EXERCISE OBJECTIVE: Go through the entries below and print each one exactly.

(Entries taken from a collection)

----------------------------------------

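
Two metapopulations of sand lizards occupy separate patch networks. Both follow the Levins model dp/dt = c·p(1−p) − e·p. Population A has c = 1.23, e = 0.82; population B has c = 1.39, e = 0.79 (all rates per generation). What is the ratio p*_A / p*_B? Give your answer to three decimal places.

A: p*_A = 1 − 0.82/1.23 = 0.3333.
B: p*_B = 1 − 0.79/1.39 = 0.4317.
p*_A / p*_B = 0.3333/0.4317 = 0.7722.

0.772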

----------------------------------------

PROBLEM SOLUTION:
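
Two metapopulations of sand lizards occupy separate patch networks. Both follow the Levins model dp/dt = c·p(1−p) − e·p. Population A has c = 1.23, e = 0.82; population B has c = 1.39, e = 0.79 (all rates per generation). What is the ratio p*_A / p*_B? Give your answer to three decimal places.

A: p*_A = 1 − 0.82/1.23 = 0.3333.
B: p*_B = 1 − 0.79/1.39 = 0.4317.
p*_A / p*_B = 0.3333/0.4317 = 0.7722.

0.772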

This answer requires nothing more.